● **WHAT YOU SHOULD DO**:
Word for word, restate the lines that run from the line containing "Suppose that for" to the last line of the records below.

● **GIVEN RECORDS**:

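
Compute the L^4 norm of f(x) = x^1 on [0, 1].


Step 1: ||f||_4 = (integral_0^1 |x^1|^4 dx)^(1/4)
     = (integral_0^1 x^4 dx)^(1/4)
Step 2: integral_0^1 x^4 dx = [x^5/(5)] from 0 to 1 = 1^5/5
     = 1/5 = 0.2
Step 3: ||f||_4 = (0.2)^(1/4) = 0.66874


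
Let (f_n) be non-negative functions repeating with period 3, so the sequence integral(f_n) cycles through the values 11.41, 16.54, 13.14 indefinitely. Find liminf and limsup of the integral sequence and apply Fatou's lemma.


The sequence (integral(f_n)) is periodic with period 3, repeating the values 11.41, 16.54, 13.14 indefinitely.
Step 1: For a periodic sequence, every tail (a_m, a_(m+1), ...) contains all 3 period values infinitely often.
Step 2: Hence inf of every tail = min of the period values = min(11.41, 16.54, 13.14) = 11.41.
        liminf_n integral(f_n) = sup over m of (inf of tail from m) = 11.41.
Step 3: Similarly sup of every tail = max of the period values = 16.54.
        limsup_n integral(f_n) = 16.54.
Step 4: Fatou's lemma: integral(liminf_n f_n) <= liminf_n integral(f_n) = 11.41.
        So the integral of the pointwise liminf is at most 11.41.


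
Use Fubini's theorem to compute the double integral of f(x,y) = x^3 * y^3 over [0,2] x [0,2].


By Fubini's theorem, the double integral factors as a product of single integrals:
Step 1: integral_0^2 x^3 dx = [x^4/4] from 0 to 2
     = 2^4/4 = 4
Step 2: integral_0^2 y^3 dy = [y^4/4] from 0 to 2
     = 2^4/4 = 4
Step 3: Double integral = 4 * 4 = 16


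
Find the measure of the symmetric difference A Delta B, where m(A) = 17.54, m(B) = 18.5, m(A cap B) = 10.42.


m(A Delta B) = m(A) + m(B) - 2*m(A n B)
= 17.54 + 18.5 - 2*10.42
= 17.54 + 18.5 - 20.84
= 15.2


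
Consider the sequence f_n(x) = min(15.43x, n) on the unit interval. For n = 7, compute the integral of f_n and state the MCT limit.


f(x) = 15.43x on [0,1]; f_n(x) = min(15.43x, n). At n = 7:
Step 1: f(x) reaches 7 at x = 7/15.43 = 0.453662
Step 2: integral(f_7) = integral(15.43x, 0, 0.453662) + integral(7, 0.453662, 1)
       = 15.43*0.453662^2/2 + 7*(1 - 0.453662)
       = 1.587816 + 3.824368
       = 5.412184
Step 3: As n -> infinity, f_n increases to f, so by MCT integral(f_n) -> integral(f) = 15.43/2 = 7.715.
Convergence: integral(f_7) = 5.412184 -> 7.715 as n -> infinity


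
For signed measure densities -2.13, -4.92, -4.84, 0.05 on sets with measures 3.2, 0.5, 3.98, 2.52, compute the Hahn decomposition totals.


Step 1: Compute signed measure on each set:
  Set 1: -2.13 * 3.2 = -6.816
  Set 2: -4.92 * 0.5 = -2.46
  Set 3: -4.84 * 3.98 = -19.2632
  Set 4: 0.05 * 2.52 = 0.126
Step 2: Total signed measure = (-6.816) + (-2.46) + (-19.2632) + (0.126)
     = -28.4132
Step 3: Positive part mu+(X) = sum of positive contributions = 0.126
Step 4: Negative part mu-(X) = |sum of negative contributions| = 28.5392


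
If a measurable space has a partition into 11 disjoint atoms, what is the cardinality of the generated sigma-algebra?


Each element of the sigma-algebra is a union of some subset of the 11 atoms.
The number of such subsets is 2^11 = 2048.


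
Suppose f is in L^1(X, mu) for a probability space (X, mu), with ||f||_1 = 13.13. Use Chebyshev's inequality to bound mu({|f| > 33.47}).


Chebyshev/Markov inequality: mu(|f| > eps) <= (||f||_p / eps)^p
Step 1: ||f||_1 / eps = 13.13 / 33.47 = 0.392292
Step 2: Raise to power p = 1:
  (0.392292)^1 = 0.392292
Step 3: Therefore mu(|f| > 33.47) <= 0.392292


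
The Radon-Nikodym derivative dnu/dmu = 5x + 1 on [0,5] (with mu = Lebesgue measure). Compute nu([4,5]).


nu(A) = integral_A (dnu/dmu) dmu = integral_4^5 (5x + 1) dx
Step 1: Antiderivative F(x) = (5/2)x^2 + 1x
Step 2: F(5) = (5/2)*5^2 + 1*5 = 62.5 + 5 = 67.5
Step 3: F(4) = (5/2)*4^2 + 1*4 = 40 + 4 = 44
Step 4: nu([4,5]) = F(5) - F(4) = 67.5 - 44 = 23.5


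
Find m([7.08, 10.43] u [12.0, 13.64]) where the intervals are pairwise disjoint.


For pairwise disjoint intervals, m(union) = sum of lengths.
= (10.43 - 7.08) + (13.64 - 12.0)
= 3.35 + 1.64
= 4.99


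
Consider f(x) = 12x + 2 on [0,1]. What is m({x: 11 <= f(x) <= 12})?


f^(-1)([11, 12]) = {x : 11 <= 12x + 2 <= 12}
Solving: (11 - 2)/12 <= x <= (12 - 2)/12
= [0.75, 0.833333]
Intersecting with [0,1]: [0.75, 0.833333]
Measure = 0.833333 - 0.75 = 0.083333


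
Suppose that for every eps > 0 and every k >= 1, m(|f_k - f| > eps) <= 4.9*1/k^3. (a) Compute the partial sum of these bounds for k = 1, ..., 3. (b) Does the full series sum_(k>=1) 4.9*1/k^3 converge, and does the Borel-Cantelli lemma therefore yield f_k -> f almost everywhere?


Step 1: List the terms 4.9*1/k^3 for k = 1 to 3:
  k=1: 4.9
  k=2: 0.6125
  k=3: 0.181481
Step 2: Partial sum = 4.9 + 0.6125 + 0.181481
     = 5.693981
Step 3: The full series sum_(k>=1) 4.9*1/k^3 converges (p-series with p = 3 > 1; a constant multiple of a convergent series converges).
Step 4: Fix eps > 0. Since sum_k m(|f_k - f| > eps) < infinity, the Borel-Cantelli lemma gives
        m(limsup_k {|f_k - f| > eps}) = 0, i.e. for a.e. x, |f_k(x) - f(x)| <= eps for all large k.
        Applying this with eps = 1/j for j = 1, 2, ... and intersecting the countably many full-measure sets,
        for a.e. x we get limsup_k |f_k(x) - f(x)| <= 1/j for every j, hence f_k -> f almost everywhere.
Conclusion: series converges; Borel-Cantelli yields f_k -> f a.e.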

● **EXPECTED ANSWER**:
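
Suppose that for every eps > 0 and every k >= 1, m(|f_k - f| > eps) <= 4.9*1/k^3. (a) Compute the partial sum of these bounds for k = 1, ..., 3. (b) Does the full series sum_(k>=1) 4.9*1/k^3 converge, and does the Borel-Cantelli lemma therefore yield f_k -> f almost everywhere?


Step 1: List the terms 4.9*1/k^3 for k = 1 to 3:
  k=1: 4.9
  k=2: 0.6125
  k=3: 0.181481
Step 2: Partial sum = 4.9 + 0.6125 + 0.181481
     = 5.693981
Step 3: The full series sum_(k>=1) 4.9*1/k^3 converges (p-series with p = 3 > 1; a constant multiple of a convergent series converges).
Step 4: Fix eps > 0. Since sum_k m(|f_k - f| > eps) < infinity, the Borel-Cantelli lemma gives
        m(limsup_k {|f_k - f| > eps}) = 0, i.e. for a.e. x, |f_k(x) - f(x)| <= eps for all large k.
        Applying this with eps = 1/j for j = 1, 2, ... and intersecting the countably many full-measure sets,
        for a.e. x we get limsup_k |f_k(x) - f(x)| <= 1/j for every j, hence f_k -> f almost everywhere.
Conclusion: series converges; Borel-Cantelli yields f_k -> f a.e.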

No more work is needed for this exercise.